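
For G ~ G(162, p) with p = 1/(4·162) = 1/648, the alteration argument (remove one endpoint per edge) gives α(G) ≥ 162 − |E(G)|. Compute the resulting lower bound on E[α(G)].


E[|E(G)|] = C(162, 2)·p = 13041 · (1/648) = 161/8.
E[α(G)] ≥ n − E[|E(G)|] = 162 − 161/8 = 1135/8.
Numerically: ≈ 141.875.
(This is only a lower bound; the true E[α(G)] may be larger.)

E[α(G)] ≥ 1135/8 ≈ 141.875.


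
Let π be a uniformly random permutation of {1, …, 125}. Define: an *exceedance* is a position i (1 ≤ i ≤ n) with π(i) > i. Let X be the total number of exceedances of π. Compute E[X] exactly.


Write X = Σ_{i=1}^{125} X_i, where X_i = 1_{π(i) > i}.
For each fixed i, π(i) is uniform over {1, …, 125} (marginal of a uniform permutation), so P[π(i) > i] = (n − i)/n. Summing: Σ_{i=1}^{125} (n − i)/n = (0 + 1 + … + 124)/125 = 125(125 − 1)/(2·125) = (125 − 1)/2.
Hence E[X] = Σ_{i=1}^{125} (125 − i)/125 = 62 ≈ 62.0000.

E[X] = 62 = 62.0000.


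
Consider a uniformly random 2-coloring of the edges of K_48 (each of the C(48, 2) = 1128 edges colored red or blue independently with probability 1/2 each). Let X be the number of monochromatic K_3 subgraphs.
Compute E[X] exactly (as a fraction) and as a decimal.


Let X = Σ_S X_S over the C(48, 3) = 17296 subsets S of size 3, where X_S = 1 if the K_3 on S is monochromatic.
For a fixed S, the K_3 on S has C(3, 2) = 3 edges. P[all 3 edges red] = (1/2)^3, and likewise for blue, so P[monochromatic] = 2·(1/2)^3 = 2^{1 − 3} = 1/4.
Summing: E[X] = C(48, 3) · 2^{1 − 3} = 17296 · 1/4 = 4324.
Numerically: E[X] ≈ 4324.000.

E[X] = C(48,3)·2^(1−C(3,2)) = 4324 ≈ 4324.000.


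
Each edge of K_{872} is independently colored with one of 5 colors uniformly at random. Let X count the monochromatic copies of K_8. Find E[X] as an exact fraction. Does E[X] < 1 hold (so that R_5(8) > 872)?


E[X] = C(872, 8) · 5^{1 − 28} = 8028343903111291045 · 5^{−27} = 8028343903111291045/7450580596923828125.
As a reduced fraction: E[X] = 1605668780622258209/1490116119384765625 ≈ 1.078.
Is E[X] < 1? NO.
Since E[X] ≥ 1, the first-moment bound is inconclusive at n = 872; it does NOT by itself certify R_5(8) > 872.

E[X] = 1605668780622258209/1490116119384765625 ≈ 1.078; E[X] ≥ 1; first-moment method inconclusive here.


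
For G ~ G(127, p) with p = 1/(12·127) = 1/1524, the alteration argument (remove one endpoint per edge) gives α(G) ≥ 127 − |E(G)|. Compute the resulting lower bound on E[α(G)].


E[|E(G)|] = C(127, 2)·p = 8001 · (1/1524) = 21/4.
E[α(G)] ≥ n − E[|E(G)|] = 127 − 21/4 = 487/4.
Numerically: ≈ 121.75000.
(This is only a lower bound; the true E[α(G)] may be larger.)

E[α(G)] ≥ 487/4 ≈ 121.75000.


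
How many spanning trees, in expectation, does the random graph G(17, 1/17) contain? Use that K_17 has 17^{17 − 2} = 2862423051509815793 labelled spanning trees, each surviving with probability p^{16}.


K_17 has 17^{17 − 2} = 2862423051509815793 labelled spanning trees.
For each such spanning tree H, let X_H = 1 if all 16 edges of H are present in G. Then P[X_H = 1] = p^{16} = (1/17)^{16} = 1/48661191875666868481.
By linearity: E[X] = Σ_H E[X_H] = 2862423051509815793 · p^{16} = 2862423051509815793 · 1/48661191875666868481 = 1/17.
Numerically: E[X] ≈ 0.05882.

E[X] = 2862423051509815793 · (1/17)^{16} = 1/17 ≈ 0.05882.


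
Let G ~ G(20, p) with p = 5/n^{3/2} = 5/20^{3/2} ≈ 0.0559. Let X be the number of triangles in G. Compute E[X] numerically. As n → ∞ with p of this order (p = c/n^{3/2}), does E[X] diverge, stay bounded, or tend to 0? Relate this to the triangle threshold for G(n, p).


Number of potential triangles: C(20, 3) = 1140.
Each occurs with probability p³ ≈ (0.0559)³ ≈ 1.74693e-04.
By linearity: E[X] = C(20, 3)·p³ ≈ 1140 · 1.74693e-04 ≈ 0.199.
Since α = 3/2 > 1, p = c/n^{3/2} = o(1/n) is below the triangle threshold p ~ 1/n. Asymptotically E[X] ~ (c³/6)·n^{3(1−α)} = (5³/6)·n^{-1.5} → 0, so by Markov's inequality G has no triangles w.h.p.

E[X] ≈ 0.199; in regime p = Θ(1/n^{3/2}) E[X] tends to 0 (below the triangle threshold p ~ 1/n).


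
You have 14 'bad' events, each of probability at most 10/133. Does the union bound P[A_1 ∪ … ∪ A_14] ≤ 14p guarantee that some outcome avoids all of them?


Union bound: P[∪_{i=1}^{14} A_i] ≤ Σ_i P[A_i] ≤ 14·p = 14·(10/133) = 20/19.
Numerically: 20/19 ≈ 1.0526316.
Is 20/19 < 1? NO.
Since the bound 20/19 is ≥ 1, the union bound is uninformative here; it does NOT by itself certify existence.

14·p = 20/19 ≈ 1.0526316; existence NOT certified by the union bound.


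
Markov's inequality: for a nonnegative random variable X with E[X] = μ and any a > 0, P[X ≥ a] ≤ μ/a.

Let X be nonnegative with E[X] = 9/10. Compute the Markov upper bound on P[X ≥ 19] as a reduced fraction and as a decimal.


μ = E[X] = 9/10, a = 19.
Markov: P[X ≥ 19] ≤ μ/a = (9/10)/19 = 9/190.
Numerically: ≈ 0.0474.
(Since a = 19 > μ = 0.9000, the bound 9/190 is < 1 and informative.)

P[X ≥ 19] ≤ 9/190 ≈ 0.0474.


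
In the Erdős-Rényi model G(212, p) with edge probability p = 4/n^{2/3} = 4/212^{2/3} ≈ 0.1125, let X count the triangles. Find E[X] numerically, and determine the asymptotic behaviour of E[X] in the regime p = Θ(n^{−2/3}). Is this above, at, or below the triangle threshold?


Number of potential triangles: C(212, 3) = 1565620.
Each occurs with probability p³ ≈ (0.1125)³ ≈ 1.4239943e-03.
By linearity: E[X] = C(212, 3)·p³ ≈ 1565620 · 1.4239943e-03 ≈ 2229.43396.
Since α = 2/3 < 1, p = c/n^{2/3} ≫ 1/n is above the triangle threshold p ~ 1/n. Asymptotically E[X] ~ (c³/6)·n^{3(1−α)} = (4³/6)·n^{1} → ∞; triangles are abundant w.h.p.

E[X] ≈ 2229.43396; in regime p = Θ(1/n^{2/3}) E[X] diverges (above the triangle threshold p ~ 1/n).


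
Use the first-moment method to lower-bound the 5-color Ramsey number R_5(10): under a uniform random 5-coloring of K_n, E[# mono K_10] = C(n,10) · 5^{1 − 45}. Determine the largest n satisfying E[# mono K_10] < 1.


We need C(n, 10) · 5^{1 − 45} < 1, i.e. C(n, 10) < 5^{45 − 1} = 5684341886080801486968994140625.
Check values of n near the boundary:
  n = 5391: C(5391, 10) = 5666344714787188828795213697883; 5666344714787188828795213697883 < 5684341886080801486968994140625? YES
  n = 5392: C(5392, 10) = 5676873040158402483252283957448; 5676873040158402483252283957448 < 5684341886080801486968994140625? YES
  n = 5393: C(5393, 10) = 5687418968154238267170642278008; 5687418968154238267170642278008 < 5684341886080801486968994140625? NO
  n = 5394: C(5394, 10) = 5697982524930156243149785372878; 5697982524930156243149785372878 < 5684341886080801486968994140625? NO
  n = 5395: C(5395, 10) = 5708563736675616143322765475706; 5708563736675616143322765475706 < 5684341886080801486968994140625? NO
The largest n with C(n, 10) < 5684341886080801486968994140625 is n = 5392 (where E[X] = 5676873040158402483252283957448/5684341886080801486968994140625 ≈ 0.998686). Hence R_5(10) > 5392, i.e. R_5(10) ≥ 5393.

Largest n = 5392; hence R_5(10) > 5392.


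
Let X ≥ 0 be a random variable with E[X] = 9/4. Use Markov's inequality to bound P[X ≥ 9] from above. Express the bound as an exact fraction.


μ = E[X] = 9/4, a = 9.
Markov: P[X ≥ 9] ≤ μ/a = (9/4)/9 = 1/4.
Numerically: ≈ 0.250.
(Since a = 9 > μ = 2.250, the bound 1/4 is < 1 and informative.)

P[X ≥ 9] ≤ 1/4 ≈ 0.250.


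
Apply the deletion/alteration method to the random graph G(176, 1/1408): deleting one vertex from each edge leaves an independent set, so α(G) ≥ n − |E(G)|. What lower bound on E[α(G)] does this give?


E[|E(G)|] = C(176, 2)·p = 15400 · (1/1408) = 175/16.
E[α(G)] ≥ n − E[|E(G)|] = 176 − 175/16 = 2641/16.
Numerically: ≈ 165.062500.
(This is only a lower bound; the true E[α(G)] may be larger.)

E[α(G)] ≥ 2641/16 ≈ 165.062500.


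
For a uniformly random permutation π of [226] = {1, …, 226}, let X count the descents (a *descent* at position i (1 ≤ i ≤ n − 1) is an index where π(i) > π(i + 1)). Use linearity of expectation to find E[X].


Write X = Σ X_I over i = 1, …, 225, with X_I the indicator of one descent.
There are 225 indicators.
For each fixed i, the pair (π(i), π(i+1)) is a uniformly random ordered pair of distinct values from {1, …, 226}; by symmetry P[π(i) > π(i+1)] = 1/2.
By linearity: E[X] = 225 · (1/2) = (226 − 1) · (1/2) = 225/2 ≈ 112.5000.

E[X] = 225/2 = 112.5000.


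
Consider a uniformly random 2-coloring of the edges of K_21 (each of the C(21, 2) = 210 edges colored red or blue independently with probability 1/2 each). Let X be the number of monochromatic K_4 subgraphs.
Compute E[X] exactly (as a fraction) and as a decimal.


Let X = Σ_S X_S over the C(21, 4) = 5985 subsets S of size 4, where X_S = 1 if the K_4 on S is monochromatic.
For a fixed S, the K_4 on S has C(4, 2) = 6 edges. P[all 6 edges red] = (1/2)^6, and likewise for blue, so P[monochromatic] = 2·(1/2)^6 = 2^{1 − 6} = 1/32.
By linearity of expectation: E[X] = C(21, 4) · 2^{1 − 6} = 5985 · 1/32 = 5985/32.
Numerically: E[X] ≈ 187.0312.

E[X] = C(21,4)·2^(1−C(4,2)) = 5985/32 ≈ 187.0312.


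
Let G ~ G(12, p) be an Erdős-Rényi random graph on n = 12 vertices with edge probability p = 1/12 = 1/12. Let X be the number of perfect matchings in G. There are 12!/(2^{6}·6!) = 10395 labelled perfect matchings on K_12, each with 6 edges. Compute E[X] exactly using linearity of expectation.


K_12 has 12!/(2^{6}·6!) = 10395 labelled perfect matchings.
For each such perfect matching H, let X_H = 1 if all 6 edges of H are present in G. Then P[X_H = 1] = p^{6} = (1/12)^{6} = 1/2985984.
By linearity of expectation: E[X] = Σ_H E[X_H] = 10395 · p^{6} = 10395 · 1/2985984 = 385/110592.
Numerically: E[X] ≈ 0.00348.

E[X] = 10395 · (1/12)^{6} = 385/110592 ≈ 0.00348.


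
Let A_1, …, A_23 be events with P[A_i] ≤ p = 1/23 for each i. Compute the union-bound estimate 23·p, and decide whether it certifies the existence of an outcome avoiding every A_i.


Union bound: P[∪_{i=1}^{23} A_i] ≤ Σ_i P[A_i] ≤ 23·p = 23·(1/23) = 1.
Numerically: 1 ≈ 1.0000.
Is 1 < 1? NO.
Since the bound 1 is ≥ 1, the union bound is uninformative here; it does NOT by itself certify existence.

23·p = 1 ≈ 1.0000; existence NOT certified by the union bound.


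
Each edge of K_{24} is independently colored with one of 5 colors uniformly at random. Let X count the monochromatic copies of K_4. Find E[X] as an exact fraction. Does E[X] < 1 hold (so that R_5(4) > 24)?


E[X] = C(24, 4) · 5^{1 − 6} = 10626 · 5^{−5} = 10626/3125.
As a reduced fraction: E[X] = 10626/3125 ≈ 3.400320.
Is E[X] < 1? NO.
Since E[X] ≥ 1, the first-moment bound is inconclusive at n = 24; it does NOT by itself certify R_5(4) > 24.

E[X] = 10626/3125 ≈ 3.400320; E[X] ≥ 1; first-moment method inconclusive here.


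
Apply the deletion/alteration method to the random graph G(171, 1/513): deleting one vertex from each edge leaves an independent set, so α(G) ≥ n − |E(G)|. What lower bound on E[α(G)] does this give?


E[|E(G)|] = C(171, 2)·p = 14535 · (1/513) = 85/3.
E[α(G)] ≥ n − E[|E(G)|] = 171 − 85/3 = 428/3.
Numerically: ≈ 142.666667.
(This is only a lower bound; the true E[α(G)] may be larger.)

E[α(G)] ≥ 428/3 ≈ 142.666667.


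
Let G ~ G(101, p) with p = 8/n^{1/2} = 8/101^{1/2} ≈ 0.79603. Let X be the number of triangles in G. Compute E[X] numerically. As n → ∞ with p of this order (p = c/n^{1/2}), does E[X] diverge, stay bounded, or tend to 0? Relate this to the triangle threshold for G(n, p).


Number of potential triangles: C(101, 3) = 166650.
Each occurs with probability p³ ≈ (0.79603)³ ≈ 5.04414892e-01.
By linearity: E[X] = C(101, 3)·p³ ≈ 166650 · 5.04414892e-01 ≈ 84060.741829.
Since α = 1/2 < 1, p = c/n^{1/2} ≫ 1/n is above the triangle threshold p ~ 1/n. Asymptotically E[X] ~ (c³/6)·n^{3(1−α)} = (8³/6)·n^{1.5} → ∞; triangles are abundant w.h.p.

E[X] ≈ 84060.741829; in regime p = Θ(1/n^{1/2}) E[X] diverges (above the triangle threshold p ~ 1/n).


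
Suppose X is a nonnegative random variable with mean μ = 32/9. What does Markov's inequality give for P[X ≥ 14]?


μ = E[X] = 32/9, a = 14.
Markov: P[X ≥ 14] ≤ μ/a = (32/9)/14 = 16/63.
Numerically: ≈ 0.2540.
(Since a = 14 > μ = 3.5556, the bound 16/63 is < 1 and informative.)

P[X ≥ 14] ≤ 16/63 ≈ 0.2540.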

———

ASSIGNMENT | Whenever the string "subgraphs" shows up in a line of the records, copy that line.

RESPONSE AREA |
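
Consider a uniformly random 2-coloring of the edges of K_48 (each of the C(48, 2) = 1128 edges colored red or blue independently with probability 1/2 each). Let X be the number of monochromatic K_3 subgraphs.
Consider a uniformly random 2-coloring of the edges of K_21 (each of the C(21, 2) = 210 edges colored red or blue independently with probability 1/2 each). Let X be the number of monochromatic K_4 subgraphs.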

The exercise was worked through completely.